THE PROBLEM —
In the records below, find the line containing "Fiber modulus = 231"; give it again exactly, along with every line that follows, and nothing else.

[Stored data]
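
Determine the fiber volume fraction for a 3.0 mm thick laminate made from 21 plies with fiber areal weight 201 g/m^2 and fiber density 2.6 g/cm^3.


Vf = n * FAW / (rho_f * h * 1000) = 21 * 201 / (2.6 * 3.0 * 1000) = 0.5412

0.5412


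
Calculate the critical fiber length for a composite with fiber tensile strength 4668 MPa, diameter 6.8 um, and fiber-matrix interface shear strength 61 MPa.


Lc = sigma_f * d / (2 * tau_i) = 4668 * 6.8 / (2 * 61) = 260.2 um

260.2 um


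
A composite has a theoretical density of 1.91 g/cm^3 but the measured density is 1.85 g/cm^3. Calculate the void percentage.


Void% = (rho_theo - rho_actual)/rho_theo * 100 = (1.91 - 1.85)/1.91 * 100 = 3.14%

3.14%


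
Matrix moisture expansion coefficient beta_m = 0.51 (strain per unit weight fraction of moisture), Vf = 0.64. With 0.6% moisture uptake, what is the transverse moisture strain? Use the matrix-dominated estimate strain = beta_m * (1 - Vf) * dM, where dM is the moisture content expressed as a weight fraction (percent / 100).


dM = 0.6/100 = 0.006
strain = beta_m * (1-Vf) * dM = 0.51 * 0.36 * 0.006 = 0.0011016

0.0011016


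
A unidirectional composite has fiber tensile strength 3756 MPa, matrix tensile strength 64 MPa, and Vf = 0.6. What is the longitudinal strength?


sigma_1 = sigma_f*Vf + sigma_m*(1-Vf) = 3756*0.6 + 64*0.4 = 2279.2 MPa

2279.2 MPa


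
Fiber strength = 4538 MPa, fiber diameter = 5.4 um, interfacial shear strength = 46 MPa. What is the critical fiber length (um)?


Lc = sigma_f * d / (2 * tau_i) = 4538 * 5.4 / (2 * 46) = 266.4 um

266.4 um


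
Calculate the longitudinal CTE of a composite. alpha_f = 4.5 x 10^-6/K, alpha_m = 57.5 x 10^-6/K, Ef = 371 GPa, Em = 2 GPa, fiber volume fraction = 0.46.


E1 = Ef*Vf + Em*(1-Vf) = 171.74
alpha_1 = (alpha_f*Ef*Vf + alpha_m*Em*(1-Vf))/E1 = 4.83 x 10^-6/K

4.83 x 10^-6/K


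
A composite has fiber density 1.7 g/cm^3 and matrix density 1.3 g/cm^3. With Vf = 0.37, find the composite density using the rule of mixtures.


rho_c = rho_f*Vf + rho_m*(1-Vf) = 1.7*0.37 + 1.3*0.63 = 1.448 g/cm^3

1.448 g/cm^3


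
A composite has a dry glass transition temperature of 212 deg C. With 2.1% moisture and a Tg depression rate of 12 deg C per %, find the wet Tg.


Tg_wet = Tg_dry - k*moisture = 212 - 12*2.1 = 186.8 deg C

186.8 deg C


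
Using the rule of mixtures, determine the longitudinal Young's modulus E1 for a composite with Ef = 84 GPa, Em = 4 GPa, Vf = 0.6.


E1 = Ef*Vf + Em*(1-Vf) = 84*0.6 + 4*0.4 = 52.0 GPa

52.0 GPa


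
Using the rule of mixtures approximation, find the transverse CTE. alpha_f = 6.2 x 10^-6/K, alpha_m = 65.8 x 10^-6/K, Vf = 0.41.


alpha_2 = alpha_f*Vf + alpha_m*(1-Vf) = 6.2*0.41 + 65.8*0.59 = 41.4 x 10^-6/K

41.4 x 10^-6/K


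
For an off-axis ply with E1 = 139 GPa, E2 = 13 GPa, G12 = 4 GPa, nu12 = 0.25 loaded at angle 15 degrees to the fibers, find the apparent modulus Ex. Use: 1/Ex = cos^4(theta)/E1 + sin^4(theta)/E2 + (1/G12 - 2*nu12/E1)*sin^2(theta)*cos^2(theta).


cos^4(15) = 0.870513, sin^4(15) = 0.004487, sin^2(15)*cos^2(15) = 0.0625
1/G12 - 2*nu12/E1 = 1/4 - 2*0.25/139 = 0.246403 GPa^-1
1/Ex = 0.870513/139 + 0.004487/13 + 0.246403*0.0625 = 0.022008 GPa^-1
Ex = 45.44 GPa

45.44 GPa


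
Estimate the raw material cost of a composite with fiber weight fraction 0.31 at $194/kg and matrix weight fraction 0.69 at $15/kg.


Cost = cost_f*Wf + cost_m*Wm = 194*0.31 + 15*0.69 = $70.49/kg

$70.49/kg


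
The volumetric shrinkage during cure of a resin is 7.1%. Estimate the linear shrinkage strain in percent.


Linear shrinkage ≈ vol_shrink/3 = 7.1/3 = 2.367%

2.367%


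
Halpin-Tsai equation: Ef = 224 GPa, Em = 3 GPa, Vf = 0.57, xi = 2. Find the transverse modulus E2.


eta = (Ef/Em - 1)/(Ef/Em + xi) = (74.6667 - 1)/(74.6667 + 2) = 0.9609
E2 = Em*(1+xi*eta*Vf)/(1-eta*Vf) = 13.9 GPa

13.9 GPa


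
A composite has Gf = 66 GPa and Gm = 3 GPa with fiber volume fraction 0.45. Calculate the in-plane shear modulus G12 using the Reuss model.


1/G12 = Vf/Gf + (1-Vf)/Gm = 0.45/66 + 0.55/3
G12 = 5.26 GPa

5.26 GPa


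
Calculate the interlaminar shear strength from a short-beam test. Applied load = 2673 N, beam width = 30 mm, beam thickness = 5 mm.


ILSS = 3F/(4bh) = 3*2673/(4*30*5) = 13.37 MPa

13.37 MPa


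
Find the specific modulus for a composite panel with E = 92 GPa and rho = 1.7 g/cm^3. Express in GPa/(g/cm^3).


Specific stiffness = E/rho = 92/1.7 = 54.1 GPa/(g/cm^3)

54.1 GPa/(g/cm^3)


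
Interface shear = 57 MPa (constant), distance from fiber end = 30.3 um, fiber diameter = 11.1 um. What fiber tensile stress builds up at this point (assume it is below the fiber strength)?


Force balance: sigma_f * (pi*d^2/4) = tau * (pi*d) * x  ->  sigma_f = 4 * tau * x / d
sigma_f = 4 * 57 * 30.3 / 11.1 = 622.4 MPa

622.4 MPa


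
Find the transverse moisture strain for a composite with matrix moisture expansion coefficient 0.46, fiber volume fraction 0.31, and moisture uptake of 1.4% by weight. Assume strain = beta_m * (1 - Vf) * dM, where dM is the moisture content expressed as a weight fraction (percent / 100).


dM = 1.4/100 = 0.014
strain = beta_m * (1-Vf) * dM = 0.46 * 0.69 * 0.014 = 0.0044436

0.0044436


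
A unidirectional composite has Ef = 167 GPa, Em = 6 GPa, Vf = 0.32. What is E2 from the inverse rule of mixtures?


1/E2 = Vf/Ef + (1-Vf)/Em = 0.32/167 + 0.68/6
E2 = 8.68 GPa

8.68 GPa


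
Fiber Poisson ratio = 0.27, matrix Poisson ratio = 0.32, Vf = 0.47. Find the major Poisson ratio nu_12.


nu_12 = nu_f*Vf + nu_m*(1-Vf) = 0.27*0.47 + 0.32*0.53 = 0.2965

0.2965


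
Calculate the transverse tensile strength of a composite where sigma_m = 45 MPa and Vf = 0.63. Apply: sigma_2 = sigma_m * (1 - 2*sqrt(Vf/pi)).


factor = 1 - 2*sqrt(0.63/pi) = 0.1044
sigma_2 = 45 * 0.1044 = 4.7 MPa

4.7 MPa


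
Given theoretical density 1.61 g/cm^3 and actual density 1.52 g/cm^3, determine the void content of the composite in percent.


Void% = (rho_theo - rho_actual)/rho_theo * 100 = (1.61 - 1.52)/1.61 * 100 = 5.59%

5.59%


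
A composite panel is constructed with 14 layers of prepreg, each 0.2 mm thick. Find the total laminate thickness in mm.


h = n * t_ply = 14 * 0.2 = 2.8 mm

2.8 mm


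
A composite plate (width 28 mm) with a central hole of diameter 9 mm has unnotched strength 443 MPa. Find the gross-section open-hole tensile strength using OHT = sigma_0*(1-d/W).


OHT = sigma_0*(1-d/W) = 443*(1-9/28) = 300.6 MPa

300.6 MPa


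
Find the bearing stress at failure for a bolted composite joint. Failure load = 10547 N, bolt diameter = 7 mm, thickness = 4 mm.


sigma_br = F/(d*h) = 10547/(7*4) = 376.7 MPa

376.7 MPa


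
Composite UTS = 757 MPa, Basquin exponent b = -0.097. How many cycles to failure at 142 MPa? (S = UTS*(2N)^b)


N = 0.5 * (S/UTS)^(1/b) = 0.5 * (142/757)^(1/-0.097) = 1.5554e+07 cycles

1.5554e+07 cycles


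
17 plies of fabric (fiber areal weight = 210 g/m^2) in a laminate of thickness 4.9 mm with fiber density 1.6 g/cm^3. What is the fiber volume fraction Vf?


Vf = n * FAW / (rho_f * h * 1000) = 17 * 210 / (1.6 * 4.9 * 1000) = 0.4554

0.4554


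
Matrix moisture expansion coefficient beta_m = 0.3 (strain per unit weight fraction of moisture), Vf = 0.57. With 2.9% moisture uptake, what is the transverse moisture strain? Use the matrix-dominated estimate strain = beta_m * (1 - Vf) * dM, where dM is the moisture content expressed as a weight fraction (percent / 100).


dM = 2.9/100 = 0.029
strain = beta_m * (1-Vf) * dM = 0.3 * 0.43 * 0.029 = 0.003741

0.003741


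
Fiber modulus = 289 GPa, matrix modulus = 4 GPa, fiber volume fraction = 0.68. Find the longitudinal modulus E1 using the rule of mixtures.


E1 = Ef*Vf + Em*(1-Vf) = 289*0.68 + 4*0.32 = 197.8 GPa

197.8 GPa


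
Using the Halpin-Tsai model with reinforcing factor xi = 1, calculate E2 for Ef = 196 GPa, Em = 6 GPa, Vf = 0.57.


eta = (Ef/Em - 1)/(Ef/Em + xi) = (32.6667 - 1)/(32.6667 + 1) = 0.9406
E2 = Em*(1+xi*eta*Vf)/(1-eta*Vf) = 19.87 GPa

19.87 GPa


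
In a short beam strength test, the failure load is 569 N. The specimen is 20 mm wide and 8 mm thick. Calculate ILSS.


ILSS = 3F/(4bh) = 3*569/(4*20*8) = 2.67 MPa

2.67 MPa


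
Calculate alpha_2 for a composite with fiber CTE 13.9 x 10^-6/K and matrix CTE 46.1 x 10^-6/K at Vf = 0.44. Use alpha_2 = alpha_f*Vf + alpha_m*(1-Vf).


alpha_2 = alpha_f*Vf + alpha_m*(1-Vf) = 13.9*0.44 + 46.1*0.56 = 31.9 x 10^-6/K

31.9 x 10^-6/K


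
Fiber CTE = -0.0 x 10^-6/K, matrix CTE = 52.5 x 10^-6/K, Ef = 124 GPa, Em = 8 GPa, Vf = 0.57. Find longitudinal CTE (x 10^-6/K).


E1 = Ef*Vf + Em*(1-Vf) = 74.12
alpha_1 = (alpha_f*Ef*Vf + alpha_m*Em*(1-Vf))/E1 = 2.44 x 10^-6/K

2.44 x 10^-6/K


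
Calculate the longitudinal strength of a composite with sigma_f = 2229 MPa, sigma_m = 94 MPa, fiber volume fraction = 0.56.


sigma_1 = sigma_f*Vf + sigma_m*(1-Vf) = 2229*0.56 + 94*0.44 = 1289.6 MPa

1289.6 MPa


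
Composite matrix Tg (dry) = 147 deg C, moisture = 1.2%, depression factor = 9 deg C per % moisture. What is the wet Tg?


Tg_wet = Tg_dry - k*moisture = 147 - 9*1.2 = 136.2 deg C

136.2 deg C


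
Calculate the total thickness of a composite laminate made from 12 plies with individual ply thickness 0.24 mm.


h = n * t_ply = 12 * 0.24 = 2.88 mm

2.88 mm


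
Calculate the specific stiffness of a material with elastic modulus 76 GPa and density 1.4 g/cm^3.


Specific stiffness = E/rho = 76/1.4 = 54.3 GPa/(g/cm^3)

54.3 GPa/(g/cm^3)


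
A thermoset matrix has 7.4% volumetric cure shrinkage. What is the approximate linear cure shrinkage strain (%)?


Linear shrinkage ≈ vol_shrink/3 = 7.4/3 = 2.467%

2.467%


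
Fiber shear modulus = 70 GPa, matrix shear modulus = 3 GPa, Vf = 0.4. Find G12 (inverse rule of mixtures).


1/G12 = Vf/Gf + (1-Vf)/Gm = 0.4/70 + 0.6/3
G12 = 4.86 GPa

4.86 GPa


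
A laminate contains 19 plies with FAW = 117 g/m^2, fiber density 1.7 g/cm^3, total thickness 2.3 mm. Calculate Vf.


Vf = n * FAW / (rho_f * h * 1000) = 19 * 117 / (1.7 * 2.3 * 1000) = 0.5685

0.5685


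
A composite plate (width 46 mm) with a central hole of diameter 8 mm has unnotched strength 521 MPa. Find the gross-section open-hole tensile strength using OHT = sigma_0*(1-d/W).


OHT = sigma_0*(1-d/W) = 521*(1-8/46) = 430.4 MPa

430.4 MPa


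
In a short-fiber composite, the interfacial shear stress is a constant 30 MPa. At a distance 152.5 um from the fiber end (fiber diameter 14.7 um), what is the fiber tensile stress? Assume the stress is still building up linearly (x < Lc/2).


Force balance: sigma_f * (pi*d^2/4) = tau * (pi*d) * x  ->  sigma_f = 4 * tau * x / d
sigma_f = 4 * 30 * 152.5 / 14.7 = 1244.9 MPa

1244.9 MPa


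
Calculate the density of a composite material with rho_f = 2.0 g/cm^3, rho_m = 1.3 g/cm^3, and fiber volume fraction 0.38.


rho_c = rho_f*Vf + rho_m*(1-Vf) = 2.0*0.38 + 1.3*0.62 = 1.566 g/cm^3

1.566 g/cm^3


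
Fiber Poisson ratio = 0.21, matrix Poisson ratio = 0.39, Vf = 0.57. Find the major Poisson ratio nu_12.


nu_12 = nu_f*Vf + nu_m*(1-Vf) = 0.21*0.57 + 0.39*0.43 = 0.2874

0.2874


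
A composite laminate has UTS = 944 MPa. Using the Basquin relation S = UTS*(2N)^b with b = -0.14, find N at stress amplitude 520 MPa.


N = 0.5 * (S/UTS)^(1/b) = 0.5 * (520/944)^(1/-0.14) = 35.3790 cycles

35.3790 cycles


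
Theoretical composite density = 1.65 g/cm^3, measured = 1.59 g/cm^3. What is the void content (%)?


Void% = (rho_theo - rho_actual)/rho_theo * 100 = (1.65 - 1.59)/1.65 * 100 = 3.64%

3.64%


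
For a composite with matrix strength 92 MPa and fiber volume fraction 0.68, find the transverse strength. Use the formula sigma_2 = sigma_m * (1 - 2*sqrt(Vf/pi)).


factor = 1 - 2*sqrt(0.68/pi) = 0.0695
sigma_2 = 92 * 0.0695 = 6.4 MPa

6.4 MPa


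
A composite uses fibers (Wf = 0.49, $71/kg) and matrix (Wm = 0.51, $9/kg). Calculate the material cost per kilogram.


Cost = cost_f*Wf + cost_m*Wm = 71*0.49 + 9*0.51 = $39.38/kg

$39.38/kg


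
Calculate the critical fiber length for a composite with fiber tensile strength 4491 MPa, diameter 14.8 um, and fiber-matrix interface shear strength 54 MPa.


Lc = sigma_f * d / (2 * tau_i) = 4491 * 14.8 / (2 * 54) = 615.4 um

615.4 um


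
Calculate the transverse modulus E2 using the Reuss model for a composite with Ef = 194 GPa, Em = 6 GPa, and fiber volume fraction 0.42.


1/E2 = Vf/Ef + (1-Vf)/Em = 0.42/194 + 0.58/6
E2 = 10.12 GPa

10.12 GPa


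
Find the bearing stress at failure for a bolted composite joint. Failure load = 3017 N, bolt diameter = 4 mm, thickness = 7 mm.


sigma_br = F/(d*h) = 3017/(4*7) = 107.8 MPa

107.8 MPa


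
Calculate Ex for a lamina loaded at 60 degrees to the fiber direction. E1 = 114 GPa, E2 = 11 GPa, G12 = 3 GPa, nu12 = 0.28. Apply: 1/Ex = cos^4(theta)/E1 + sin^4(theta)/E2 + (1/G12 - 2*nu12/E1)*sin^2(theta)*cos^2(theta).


cos^4(60) = 0.0625, sin^4(60) = 0.5625, sin^2(60)*cos^2(60) = 0.1875
1/G12 - 2*nu12/E1 = 1/3 - 2*0.28/114 = 0.328421 GPa^-1
1/Ex = 0.0625/114 + 0.5625/11 + 0.328421*0.1875 = 0.1132636 GPa^-1
Ex = 8.83 GPa

8.83 GPa


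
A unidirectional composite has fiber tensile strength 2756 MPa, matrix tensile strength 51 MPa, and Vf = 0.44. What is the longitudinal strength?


sigma_1 = sigma_f*Vf + sigma_m*(1-Vf) = 2756*0.44 + 51*0.56 = 1241.2 MPa

1241.2 MPa


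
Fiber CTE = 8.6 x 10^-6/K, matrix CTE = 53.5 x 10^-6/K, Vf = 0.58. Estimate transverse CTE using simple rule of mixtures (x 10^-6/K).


alpha_2 = alpha_f*Vf + alpha_m*(1-Vf) = 8.6*0.58 + 53.5*0.42 = 27.5 x 10^-6/K

27.5 x 10^-6/K


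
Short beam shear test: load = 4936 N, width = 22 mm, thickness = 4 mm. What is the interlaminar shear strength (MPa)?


ILSS = 3F/(4bh) = 3*4936/(4*22*4) = 42.07 MPa

42.07 MPa


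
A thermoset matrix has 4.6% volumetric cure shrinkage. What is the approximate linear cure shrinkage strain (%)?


Linear shrinkage ≈ vol_shrink/3 = 4.6/3 = 1.533%

1.533%


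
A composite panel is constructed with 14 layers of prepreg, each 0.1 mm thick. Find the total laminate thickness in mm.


h = n * t_ply = 14 * 0.1 = 1.4 mm

1.4 mm


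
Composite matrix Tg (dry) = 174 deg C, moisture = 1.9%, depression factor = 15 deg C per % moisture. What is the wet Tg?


Tg_wet = Tg_dry - k*moisture = 174 - 15*1.9 = 145.5 deg C

145.5 deg C


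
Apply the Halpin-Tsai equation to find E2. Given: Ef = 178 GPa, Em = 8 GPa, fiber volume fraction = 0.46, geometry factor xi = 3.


eta = (Ef/Em - 1)/(Ef/Em + xi) = (22.25 - 1)/(22.25 + 3) = 0.8416
E2 = Em*(1+xi*eta*Vf)/(1-eta*Vf) = 28.21 GPa

28.21 GPa


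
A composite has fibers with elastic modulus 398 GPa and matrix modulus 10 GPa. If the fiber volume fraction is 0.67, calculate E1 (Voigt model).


E1 = Ef*Vf + Em*(1-Vf) = 398*0.67 + 10*0.33 = 269.96 GPa

269.96 GPa


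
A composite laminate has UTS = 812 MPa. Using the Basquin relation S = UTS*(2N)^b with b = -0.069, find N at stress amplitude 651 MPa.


N = 0.5 * (S/UTS)^(1/b) = 0.5 * (651/812)^(1/-0.069) = 12.3002 cycles

12.3002 cycles


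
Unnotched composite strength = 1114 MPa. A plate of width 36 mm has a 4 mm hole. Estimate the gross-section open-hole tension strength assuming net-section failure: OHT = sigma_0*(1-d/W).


OHT = sigma_0*(1-d/W) = 1114*(1-4/36) = 990.2 MPa

990.2 MPa


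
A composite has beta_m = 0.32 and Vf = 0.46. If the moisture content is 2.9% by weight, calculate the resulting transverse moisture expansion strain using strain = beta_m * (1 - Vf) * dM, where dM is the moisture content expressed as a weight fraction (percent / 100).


dM = 2.9/100 = 0.029
strain = beta_m * (1-Vf) * dM = 0.32 * 0.54 * 0.029 = 0.0050112

0.0050112


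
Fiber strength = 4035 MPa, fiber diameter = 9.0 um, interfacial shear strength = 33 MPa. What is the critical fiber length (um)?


Lc = sigma_f * d / (2 * tau_i) = 4035 * 9.0 / (2 * 33) = 550.2 um

550.2 um


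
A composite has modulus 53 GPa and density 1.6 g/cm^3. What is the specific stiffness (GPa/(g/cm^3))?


Specific stiffness = E/rho = 53/1.6 = 33.1 GPa/(g/cm^3)

33.1 GPa/(g/cm^3)


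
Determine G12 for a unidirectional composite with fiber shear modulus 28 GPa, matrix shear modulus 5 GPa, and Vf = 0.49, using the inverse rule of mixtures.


1/G12 = Vf/Gf + (1-Vf)/Gm = 0.49/28 + 0.51/5
G12 = 8.37 GPa

8.37 GPa


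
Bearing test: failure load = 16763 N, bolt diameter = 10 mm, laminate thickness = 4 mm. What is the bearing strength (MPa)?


sigma_br = F/(d*h) = 16763/(10*4) = 419.1 MPa

419.1 MPa


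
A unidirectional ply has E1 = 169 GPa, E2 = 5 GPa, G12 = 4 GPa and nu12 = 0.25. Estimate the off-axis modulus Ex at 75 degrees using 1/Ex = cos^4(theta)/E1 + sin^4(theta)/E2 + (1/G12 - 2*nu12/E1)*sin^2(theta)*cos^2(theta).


cos^4(75) = 0.004487, sin^4(75) = 0.870513, sin^2(75)*cos^2(75) = 0.0625
1/G12 - 2*nu12/E1 = 1/4 - 2*0.25/169 = 0.247041 GPa^-1
1/Ex = 0.004487/169 + 0.870513/5 + 0.247041*0.0625 = 0.1895692 GPa^-1
Ex = 5.28 GPa

5.28 GPa


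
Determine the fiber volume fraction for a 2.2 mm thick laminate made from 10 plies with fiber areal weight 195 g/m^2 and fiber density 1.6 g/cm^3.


Vf = n * FAW / (rho_f * h * 1000) = 10 * 195 / (1.6 * 2.2 * 1000) = 0.554

0.554


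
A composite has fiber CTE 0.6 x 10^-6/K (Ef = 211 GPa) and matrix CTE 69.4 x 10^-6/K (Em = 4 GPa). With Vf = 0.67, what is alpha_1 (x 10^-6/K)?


E1 = Ef*Vf + Em*(1-Vf) = 142.69
alpha_1 = (alpha_f*Ef*Vf + alpha_m*Em*(1-Vf))/E1 = 1.24 x 10^-6/K

1.24 x 10^-6/K


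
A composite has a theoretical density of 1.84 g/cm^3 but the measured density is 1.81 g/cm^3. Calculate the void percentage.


Void% = (rho_theo - rho_actual)/rho_theo * 100 = (1.84 - 1.81)/1.84 * 100 = 1.63%

1.63%


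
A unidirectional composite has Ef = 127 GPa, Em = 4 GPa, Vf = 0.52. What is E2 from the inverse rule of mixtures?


1/E2 = Vf/Ef + (1-Vf)/Em = 0.52/127 + 0.48/4
E2 = 8.06 GPa

8.06 GPa


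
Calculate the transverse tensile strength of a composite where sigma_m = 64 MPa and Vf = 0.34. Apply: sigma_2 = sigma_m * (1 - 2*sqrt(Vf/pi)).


factor = 1 - 2*sqrt(0.34/pi) = 0.342
sigma_2 = 64 * 0.342 = 21.89 MPa

21.89 MPa


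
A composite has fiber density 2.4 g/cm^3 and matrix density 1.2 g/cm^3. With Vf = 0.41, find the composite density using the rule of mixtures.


rho_c = rho_f*Vf + rho_m*(1-Vf) = 2.4*0.41 + 1.2*0.59 = 1.692 g/cm^3

1.692 g/cm^3


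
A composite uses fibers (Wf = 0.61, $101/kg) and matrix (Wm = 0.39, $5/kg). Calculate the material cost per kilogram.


Cost = cost_f*Wf + cost_m*Wm = 101*0.61 + 5*0.39 = $63.56/kg

$63.56/kg


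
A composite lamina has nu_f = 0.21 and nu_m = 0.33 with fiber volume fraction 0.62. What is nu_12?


nu_12 = nu_f*Vf + nu_m*(1-Vf) = 0.21*0.62 + 0.33*0.38 = 0.2556

0.2556


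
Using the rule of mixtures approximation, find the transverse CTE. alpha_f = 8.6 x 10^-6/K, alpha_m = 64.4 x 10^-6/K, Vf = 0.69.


alpha_2 = alpha_f*Vf + alpha_m*(1-Vf) = 8.6*0.69 + 64.4*0.31 = 25.9 x 10^-6/K

25.9 x 10^-6/K


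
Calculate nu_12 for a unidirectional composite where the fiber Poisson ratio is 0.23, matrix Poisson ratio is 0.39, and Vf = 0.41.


nu_12 = nu_f*Vf + nu_m*(1-Vf) = 0.23*0.41 + 0.39*0.59 = 0.3244

0.3244


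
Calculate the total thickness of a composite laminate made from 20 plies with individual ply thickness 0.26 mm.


h = n * t_ply = 20 * 0.26 = 5.2 mm

5.2 mm


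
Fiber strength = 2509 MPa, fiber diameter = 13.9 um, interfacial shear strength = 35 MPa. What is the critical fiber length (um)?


Lc = sigma_f * d / (2 * tau_i) = 2509 * 13.9 / (2 * 35) = 498.2 um

498.2 um


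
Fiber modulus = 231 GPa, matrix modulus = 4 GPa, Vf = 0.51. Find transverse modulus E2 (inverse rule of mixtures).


1/E2 = Vf/Ef + (1-Vf)/Em = 0.51/231 + 0.49/4
E2 = 8.02 GPa

8.02 GPa


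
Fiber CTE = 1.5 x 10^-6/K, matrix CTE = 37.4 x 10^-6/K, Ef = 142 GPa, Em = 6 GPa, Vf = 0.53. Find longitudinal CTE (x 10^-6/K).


E1 = Ef*Vf + Em*(1-Vf) = 78.08
alpha_1 = (alpha_f*Ef*Vf + alpha_m*Em*(1-Vf))/E1 = 2.8 x 10^-6/K

2.8 x 10^-6/K


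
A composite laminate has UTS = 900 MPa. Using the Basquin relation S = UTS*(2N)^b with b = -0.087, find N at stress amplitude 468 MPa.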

RESPONSE BELOW —
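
Fiber modulus = 231 GPa, matrix modulus = 4 GPa, Vf = 0.51. Find transverse modulus E2 (inverse rule of mixtures).


1/E2 = Vf/Ef + (1-Vf)/Em = 0.51/231 + 0.49/4
E2 = 8.02 GPa

8.02 GPa


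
Fiber CTE = 1.5 x 10^-6/K, matrix CTE = 37.4 x 10^-6/K, Ef = 142 GPa, Em = 6 GPa, Vf = 0.53. Find longitudinal CTE (x 10^-6/K).


E1 = Ef*Vf + Em*(1-Vf) = 78.08
alpha_1 = (alpha_f*Ef*Vf + alpha_m*Em*(1-Vf))/E1 = 2.8 x 10^-6/K

2.8 x 10^-6/K


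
A composite laminate has UTS = 900 MPa. Using the Basquin relation S = UTS*(2N)^b with b = -0.087, find N at stress amplitude 468 MPa.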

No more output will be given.